====== DATA SHOWN ======

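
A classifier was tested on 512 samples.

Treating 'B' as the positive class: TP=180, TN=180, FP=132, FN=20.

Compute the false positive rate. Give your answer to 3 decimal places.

FPR = FP/(FP+TN) = 132/(132+180) = 0.423

0.423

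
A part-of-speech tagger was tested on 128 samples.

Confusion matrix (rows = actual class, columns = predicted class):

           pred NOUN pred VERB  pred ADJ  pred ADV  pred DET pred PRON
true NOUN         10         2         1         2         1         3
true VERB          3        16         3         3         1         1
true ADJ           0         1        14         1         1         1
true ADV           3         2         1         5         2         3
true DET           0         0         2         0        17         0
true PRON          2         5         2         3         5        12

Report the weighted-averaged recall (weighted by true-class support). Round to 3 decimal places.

Per-class recall (TP/(TP+FN)):
  NOUN: TP=10, FN=2+1+2+1+3=9 → 10/19 = 0.5263
  VERB: TP=16, FN=3+3+3+1+1=11 → 16/27 = 0.5926
  ADJ: TP=14, FN=0+1+1+1+1=4 → 14/18 = 0.7778
  ADV: TP=5, FN=3+2+1+2+3=11 → 5/16 = 0.3125
  DET: TP=17, FN=0+0+2+0+0=2 → 17/19 = 0.8947
  PRON: TP=12, FN=2+5+2+3+5=17 → 12/29 = 0.4138
Weighted-recall = Σ (supportᵢ/N)·recallᵢ with N=128: (19/128)·0.5263 + (27/128)·0.5926 + (18/128)·0.7778 + (16/128)·0.3125 + (19/128)·0.8947 + (29/128)·0.4138 = 0.578

0.578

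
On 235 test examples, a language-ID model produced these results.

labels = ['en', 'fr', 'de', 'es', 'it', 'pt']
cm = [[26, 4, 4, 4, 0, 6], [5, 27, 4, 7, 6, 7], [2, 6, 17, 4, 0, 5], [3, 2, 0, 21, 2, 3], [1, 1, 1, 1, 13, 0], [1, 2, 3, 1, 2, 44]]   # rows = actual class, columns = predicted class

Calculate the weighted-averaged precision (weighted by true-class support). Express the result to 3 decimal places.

Per-class precision (TP/(TP+FP)):
  en: TP=26, FP=5+2+3+1+1=12 → 26/38 = 0.6842
  fr: TP=27, FP=4+6+2+1+2=15 → 27/42 = 0.6429
  de: TP=17, FP=4+4+0+1+3=12 → 17/29 = 0.5862
  es: TP=21, FP=4+7+4+1+1=17 → 21/38 = 0.5526
  it: TP=13, FP=0+6+0+2+2=10 → 13/23 = 0.5652
  pt: TP=44, FP=6+7+5+3+0=21 → 44/65 = 0.6769
Weighted-precision = Σ (supportᵢ/N)·precisionᵢ with N=235: (44/235)·0.6842 + (56/235)·0.6429 + (34/235)·0.5862 + (31/235)·0.5526 + (17/235)·0.5652 + (53/235)·0.6769 = 0.633

0.633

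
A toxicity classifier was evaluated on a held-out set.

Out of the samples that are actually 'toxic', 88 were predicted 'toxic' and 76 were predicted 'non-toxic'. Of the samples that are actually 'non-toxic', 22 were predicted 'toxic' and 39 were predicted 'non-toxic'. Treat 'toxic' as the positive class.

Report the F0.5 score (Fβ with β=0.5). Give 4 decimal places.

0.7285

Fβ = (1+β²)·TP / ((1+β²)·TP + β²·FN + FP), with β²=1/4
= 1.25·88 / (1.25·88 + 0.25·76 + 22) = 0.7285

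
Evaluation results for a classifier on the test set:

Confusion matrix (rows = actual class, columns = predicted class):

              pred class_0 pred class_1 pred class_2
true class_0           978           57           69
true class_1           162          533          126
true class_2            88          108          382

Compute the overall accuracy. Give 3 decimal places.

Accuracy = trace / total = (978+533+382=1893) / 2503 = 1893/2503 = 0.756

0.756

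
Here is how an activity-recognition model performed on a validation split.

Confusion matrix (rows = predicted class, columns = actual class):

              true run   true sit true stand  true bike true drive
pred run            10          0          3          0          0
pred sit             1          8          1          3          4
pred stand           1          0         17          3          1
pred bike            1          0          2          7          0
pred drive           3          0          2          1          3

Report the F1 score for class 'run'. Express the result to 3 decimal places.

0.690

Treat 'run' as positive and all other classes as negative.
F1 score = 2·TP/(2·TP+FP+FN).
run: TP=10, FP=0+3+0+0=3, FN=1+1+1+3=6 → 20/29 = 0.6897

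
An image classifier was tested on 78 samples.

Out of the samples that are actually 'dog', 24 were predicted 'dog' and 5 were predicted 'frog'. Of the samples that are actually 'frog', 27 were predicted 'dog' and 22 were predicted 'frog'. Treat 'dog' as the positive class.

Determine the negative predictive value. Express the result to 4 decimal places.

0.8148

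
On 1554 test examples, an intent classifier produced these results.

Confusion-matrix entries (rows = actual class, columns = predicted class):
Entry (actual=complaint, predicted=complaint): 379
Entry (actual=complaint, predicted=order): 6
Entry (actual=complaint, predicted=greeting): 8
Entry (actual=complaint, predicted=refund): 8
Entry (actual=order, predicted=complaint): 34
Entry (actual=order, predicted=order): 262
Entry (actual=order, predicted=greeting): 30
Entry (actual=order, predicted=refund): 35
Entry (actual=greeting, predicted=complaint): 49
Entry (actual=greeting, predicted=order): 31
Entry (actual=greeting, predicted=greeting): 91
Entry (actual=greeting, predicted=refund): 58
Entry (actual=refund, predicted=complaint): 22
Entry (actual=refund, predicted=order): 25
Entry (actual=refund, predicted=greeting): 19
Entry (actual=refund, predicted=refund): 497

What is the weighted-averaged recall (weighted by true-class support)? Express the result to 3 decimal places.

Per-class recall (TP/(TP+FN)):
  complaint: TP=379, FN=6+8+8=22 → 379/401 = 0.9451
  order: TP=262, FN=34+30+35=99 → 262/361 = 0.7258
  greeting: TP=91, FN=49+31+58=138 → 91/229 = 0.3974
  refund: TP=497, FN=22+25+19=66 → 497/563 = 0.8828
Weighted-recall = Σ (supportᵢ/N)·recallᵢ with N=1554: (401/1554)·0.9451 + (361/1554)·0.7258 + (229/1554)·0.3974 + (563/1554)·0.8828 = 0.791

0.791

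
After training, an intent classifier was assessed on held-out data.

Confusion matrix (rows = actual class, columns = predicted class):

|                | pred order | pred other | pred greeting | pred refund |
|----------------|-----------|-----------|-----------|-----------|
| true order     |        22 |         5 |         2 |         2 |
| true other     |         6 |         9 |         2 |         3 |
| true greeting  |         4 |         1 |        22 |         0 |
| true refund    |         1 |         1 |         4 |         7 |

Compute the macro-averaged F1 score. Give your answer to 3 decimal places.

0.630

Per-class F1 score (2·TP/(2·TP+FP+FN)):
  order: TP=22, FP=6+4+1=11, FN=5+2+2=9 → 44/64 = 0.6875
  other: TP=9, FP=5+1+1=7, FN=6+2+3=11 → 18/36 = 0.5000
  greeting: TP=22, FP=2+2+4=8, FN=4+1+0=5 → 44/57 = 0.7719
  refund: TP=7, FP=2+3+0=5, FN=1+1+4=6 → 14/25 = 0.5600
Macro-F1 score = mean = (0.6875 + 0.5000 + 0.7719 + 0.5600) / 4 = 0.630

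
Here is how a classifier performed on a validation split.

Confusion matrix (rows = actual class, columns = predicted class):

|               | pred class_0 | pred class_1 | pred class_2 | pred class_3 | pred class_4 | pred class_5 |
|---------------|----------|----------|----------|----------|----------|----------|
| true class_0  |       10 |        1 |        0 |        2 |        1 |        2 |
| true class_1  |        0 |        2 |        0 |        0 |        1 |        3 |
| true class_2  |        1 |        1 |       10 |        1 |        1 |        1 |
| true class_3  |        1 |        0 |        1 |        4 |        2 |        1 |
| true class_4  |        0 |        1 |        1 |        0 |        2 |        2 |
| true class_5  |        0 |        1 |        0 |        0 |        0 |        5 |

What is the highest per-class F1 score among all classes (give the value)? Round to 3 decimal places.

0.741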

======

▸ TRY IT
Copy out the line holding "What is the highest". Then copy every later line of the data, unchanged, through the last one.

▸ ANSWER FOR THE TASK
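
What is the highest per-class F1 score among all classes (give the value)? Round to 3 decimal places.

0.741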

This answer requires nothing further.